• [Activity] Your answer is to be every line of the material that includes the string "fill".

• [Information provided]
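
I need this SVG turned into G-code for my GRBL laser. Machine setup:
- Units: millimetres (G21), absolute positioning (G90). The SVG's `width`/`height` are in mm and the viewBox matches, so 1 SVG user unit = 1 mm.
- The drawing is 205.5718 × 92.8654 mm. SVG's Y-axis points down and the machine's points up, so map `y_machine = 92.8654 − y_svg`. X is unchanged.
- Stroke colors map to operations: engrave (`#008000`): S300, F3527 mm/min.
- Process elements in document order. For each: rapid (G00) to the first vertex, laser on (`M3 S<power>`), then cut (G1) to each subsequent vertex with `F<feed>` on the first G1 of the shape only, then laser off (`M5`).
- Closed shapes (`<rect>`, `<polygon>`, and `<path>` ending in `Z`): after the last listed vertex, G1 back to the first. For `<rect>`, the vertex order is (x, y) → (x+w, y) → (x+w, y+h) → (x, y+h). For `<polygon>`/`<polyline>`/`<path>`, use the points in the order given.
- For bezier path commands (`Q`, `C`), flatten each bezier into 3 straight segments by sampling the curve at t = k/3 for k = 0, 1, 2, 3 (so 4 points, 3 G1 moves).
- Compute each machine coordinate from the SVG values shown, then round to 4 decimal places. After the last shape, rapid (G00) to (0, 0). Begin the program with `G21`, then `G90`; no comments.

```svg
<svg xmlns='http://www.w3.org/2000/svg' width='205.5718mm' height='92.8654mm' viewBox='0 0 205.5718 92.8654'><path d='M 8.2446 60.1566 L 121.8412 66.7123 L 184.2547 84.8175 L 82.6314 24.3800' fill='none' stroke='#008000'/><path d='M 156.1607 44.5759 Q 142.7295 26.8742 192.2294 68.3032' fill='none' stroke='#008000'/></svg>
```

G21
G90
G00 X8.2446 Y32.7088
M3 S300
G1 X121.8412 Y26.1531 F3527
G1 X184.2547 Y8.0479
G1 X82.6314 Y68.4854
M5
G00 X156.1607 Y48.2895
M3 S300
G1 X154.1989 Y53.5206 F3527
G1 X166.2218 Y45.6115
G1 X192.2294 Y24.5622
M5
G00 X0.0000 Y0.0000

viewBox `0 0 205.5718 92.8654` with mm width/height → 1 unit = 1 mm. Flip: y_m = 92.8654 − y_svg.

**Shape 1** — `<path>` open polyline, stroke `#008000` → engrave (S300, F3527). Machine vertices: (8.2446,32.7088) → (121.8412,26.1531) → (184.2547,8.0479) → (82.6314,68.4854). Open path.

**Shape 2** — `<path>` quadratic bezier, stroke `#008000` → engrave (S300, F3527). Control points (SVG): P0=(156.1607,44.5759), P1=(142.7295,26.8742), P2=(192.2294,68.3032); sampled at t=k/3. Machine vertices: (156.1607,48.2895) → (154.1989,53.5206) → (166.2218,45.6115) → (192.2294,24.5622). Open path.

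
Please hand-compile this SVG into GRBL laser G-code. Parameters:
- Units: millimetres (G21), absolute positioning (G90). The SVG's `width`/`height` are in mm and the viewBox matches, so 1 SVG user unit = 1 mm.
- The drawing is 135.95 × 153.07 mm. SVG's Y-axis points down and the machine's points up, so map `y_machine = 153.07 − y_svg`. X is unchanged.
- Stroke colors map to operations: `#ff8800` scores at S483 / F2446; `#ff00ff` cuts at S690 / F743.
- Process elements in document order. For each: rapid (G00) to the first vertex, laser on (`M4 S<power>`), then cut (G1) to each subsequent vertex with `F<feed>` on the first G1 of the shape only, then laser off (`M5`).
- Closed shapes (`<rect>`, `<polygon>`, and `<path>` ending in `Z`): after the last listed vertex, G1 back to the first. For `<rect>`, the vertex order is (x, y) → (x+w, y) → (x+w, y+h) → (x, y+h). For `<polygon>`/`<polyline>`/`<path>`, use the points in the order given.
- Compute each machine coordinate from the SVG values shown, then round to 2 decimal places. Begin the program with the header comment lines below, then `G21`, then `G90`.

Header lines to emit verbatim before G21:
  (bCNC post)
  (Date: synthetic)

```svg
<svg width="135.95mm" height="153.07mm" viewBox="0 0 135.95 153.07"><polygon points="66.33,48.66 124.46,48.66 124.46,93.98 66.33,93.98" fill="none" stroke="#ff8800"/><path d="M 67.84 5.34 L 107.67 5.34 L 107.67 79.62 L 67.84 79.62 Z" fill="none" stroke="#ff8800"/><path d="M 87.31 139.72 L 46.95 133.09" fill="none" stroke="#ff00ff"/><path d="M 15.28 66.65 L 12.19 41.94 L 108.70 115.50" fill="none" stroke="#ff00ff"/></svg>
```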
---
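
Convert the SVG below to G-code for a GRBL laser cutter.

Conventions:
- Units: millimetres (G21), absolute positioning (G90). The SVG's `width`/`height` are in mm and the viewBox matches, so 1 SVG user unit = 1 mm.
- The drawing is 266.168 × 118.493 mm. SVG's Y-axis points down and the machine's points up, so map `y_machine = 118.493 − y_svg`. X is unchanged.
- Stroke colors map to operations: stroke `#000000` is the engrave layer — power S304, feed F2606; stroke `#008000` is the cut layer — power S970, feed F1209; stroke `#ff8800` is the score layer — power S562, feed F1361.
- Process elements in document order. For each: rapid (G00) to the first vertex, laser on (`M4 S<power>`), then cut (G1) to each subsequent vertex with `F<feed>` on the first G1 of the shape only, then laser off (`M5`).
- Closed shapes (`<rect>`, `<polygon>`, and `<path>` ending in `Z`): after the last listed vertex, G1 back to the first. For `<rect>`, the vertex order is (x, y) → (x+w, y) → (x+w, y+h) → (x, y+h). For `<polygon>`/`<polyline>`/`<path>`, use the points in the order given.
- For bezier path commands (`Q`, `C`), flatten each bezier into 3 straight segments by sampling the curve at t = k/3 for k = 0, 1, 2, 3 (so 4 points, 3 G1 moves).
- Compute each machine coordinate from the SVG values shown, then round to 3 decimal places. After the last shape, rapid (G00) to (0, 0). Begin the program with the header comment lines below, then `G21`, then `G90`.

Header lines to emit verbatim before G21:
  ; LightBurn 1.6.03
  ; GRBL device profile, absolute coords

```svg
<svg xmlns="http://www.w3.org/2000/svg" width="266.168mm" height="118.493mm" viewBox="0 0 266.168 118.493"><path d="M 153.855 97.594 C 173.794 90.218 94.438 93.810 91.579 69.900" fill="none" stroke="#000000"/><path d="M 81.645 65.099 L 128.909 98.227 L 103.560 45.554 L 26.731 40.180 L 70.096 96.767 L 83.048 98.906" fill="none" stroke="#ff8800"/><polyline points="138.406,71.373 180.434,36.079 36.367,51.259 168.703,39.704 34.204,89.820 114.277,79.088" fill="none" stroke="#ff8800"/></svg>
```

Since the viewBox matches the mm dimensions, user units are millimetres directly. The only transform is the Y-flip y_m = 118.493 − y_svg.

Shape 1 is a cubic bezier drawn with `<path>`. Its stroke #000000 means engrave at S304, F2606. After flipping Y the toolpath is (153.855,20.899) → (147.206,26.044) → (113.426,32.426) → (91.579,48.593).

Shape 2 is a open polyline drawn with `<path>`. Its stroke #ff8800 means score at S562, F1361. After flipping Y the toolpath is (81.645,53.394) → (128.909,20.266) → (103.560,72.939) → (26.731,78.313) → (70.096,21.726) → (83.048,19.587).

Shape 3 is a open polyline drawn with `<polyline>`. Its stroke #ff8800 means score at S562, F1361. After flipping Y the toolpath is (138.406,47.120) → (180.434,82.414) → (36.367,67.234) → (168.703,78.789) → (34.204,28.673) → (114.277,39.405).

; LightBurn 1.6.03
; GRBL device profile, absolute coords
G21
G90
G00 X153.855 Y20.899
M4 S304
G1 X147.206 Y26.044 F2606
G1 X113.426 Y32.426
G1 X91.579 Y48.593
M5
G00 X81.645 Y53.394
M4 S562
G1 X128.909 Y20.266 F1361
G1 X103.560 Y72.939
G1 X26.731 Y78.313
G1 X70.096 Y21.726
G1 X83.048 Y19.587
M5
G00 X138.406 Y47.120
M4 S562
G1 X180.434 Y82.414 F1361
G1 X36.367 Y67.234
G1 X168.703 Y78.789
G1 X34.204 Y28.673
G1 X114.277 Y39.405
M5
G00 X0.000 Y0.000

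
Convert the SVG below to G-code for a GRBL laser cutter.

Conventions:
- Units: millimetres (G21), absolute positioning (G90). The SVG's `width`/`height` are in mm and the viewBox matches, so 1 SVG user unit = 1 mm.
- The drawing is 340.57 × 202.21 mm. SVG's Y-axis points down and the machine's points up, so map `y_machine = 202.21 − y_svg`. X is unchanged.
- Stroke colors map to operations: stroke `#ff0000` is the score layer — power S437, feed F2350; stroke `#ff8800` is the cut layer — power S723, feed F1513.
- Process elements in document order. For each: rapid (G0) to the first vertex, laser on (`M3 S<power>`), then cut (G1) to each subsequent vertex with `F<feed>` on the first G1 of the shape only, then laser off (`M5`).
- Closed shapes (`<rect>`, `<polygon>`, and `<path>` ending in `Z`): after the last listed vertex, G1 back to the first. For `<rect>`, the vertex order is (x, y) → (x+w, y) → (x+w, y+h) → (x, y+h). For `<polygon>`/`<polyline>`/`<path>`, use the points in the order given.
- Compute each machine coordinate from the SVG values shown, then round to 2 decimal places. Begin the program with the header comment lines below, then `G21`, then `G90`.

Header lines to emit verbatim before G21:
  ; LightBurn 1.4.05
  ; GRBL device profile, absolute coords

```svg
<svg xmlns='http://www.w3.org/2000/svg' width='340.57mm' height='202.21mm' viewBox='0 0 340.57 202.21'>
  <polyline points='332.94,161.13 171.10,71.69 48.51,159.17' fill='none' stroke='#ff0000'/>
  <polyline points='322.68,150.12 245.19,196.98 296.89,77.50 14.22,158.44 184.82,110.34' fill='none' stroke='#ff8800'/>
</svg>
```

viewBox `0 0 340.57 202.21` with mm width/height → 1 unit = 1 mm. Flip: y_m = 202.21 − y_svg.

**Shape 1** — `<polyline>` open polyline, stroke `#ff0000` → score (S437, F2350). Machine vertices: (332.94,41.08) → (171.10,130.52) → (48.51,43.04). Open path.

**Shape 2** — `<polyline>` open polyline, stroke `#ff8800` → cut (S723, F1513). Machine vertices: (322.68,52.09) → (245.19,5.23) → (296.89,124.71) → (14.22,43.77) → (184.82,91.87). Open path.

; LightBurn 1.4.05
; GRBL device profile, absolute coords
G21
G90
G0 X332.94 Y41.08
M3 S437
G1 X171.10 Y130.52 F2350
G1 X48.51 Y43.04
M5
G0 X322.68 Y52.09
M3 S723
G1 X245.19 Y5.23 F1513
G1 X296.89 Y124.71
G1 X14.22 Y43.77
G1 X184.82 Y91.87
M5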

• [Response area]
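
<svg xmlns='http://www.w3.org/2000/svg' width='205.5718mm' height='92.8654mm' viewBox='0 0 205.5718 92.8654'><path d='M 8.2446 60.1566 L 121.8412 66.7123 L 184.2547 84.8175 L 82.6314 24.3800' fill='none' stroke='#008000'/><path d='M 156.1607 44.5759 Q 142.7295 26.8742 192.2294 68.3032' fill='none' stroke='#008000'/></svg>
<svg width="135.95mm" height="153.07mm" viewBox="0 0 135.95 153.07"><polygon points="66.33,48.66 124.46,48.66 124.46,93.98 66.33,93.98" fill="none" stroke="#ff8800"/><path d="M 67.84 5.34 L 107.67 5.34 L 107.67 79.62 L 67.84 79.62 Z" fill="none" stroke="#ff8800"/><path d="M 87.31 139.72 L 46.95 133.09" fill="none" stroke="#ff00ff"/><path d="M 15.28 66.65 L 12.19 41.94 L 108.70 115.50" fill="none" stroke="#ff00ff"/></svg>
<svg xmlns="http://www.w3.org/2000/svg" width="266.168mm" height="118.493mm" viewBox="0 0 266.168 118.493"><path d="M 153.855 97.594 C 173.794 90.218 94.438 93.810 91.579 69.900" fill="none" stroke="#000000"/><path d="M 81.645 65.099 L 128.909 98.227 L 103.560 45.554 L 26.731 40.180 L 70.096 96.767 L 83.048 98.906" fill="none" stroke="#ff8800"/><polyline points="138.406,71.373 180.434,36.079 36.367,51.259 168.703,39.704 34.204,89.820 114.277,79.088" fill="none" stroke="#ff8800"/></svg>
  <polyline points='332.94,161.13 171.10,71.69 48.51,159.17' fill='none' stroke='#ff0000'/>
  <polyline points='322.68,150.12 245.19,196.98 296.89,77.50 14.22,158.44 184.82,110.34' fill='none' stroke='#ff8800'/>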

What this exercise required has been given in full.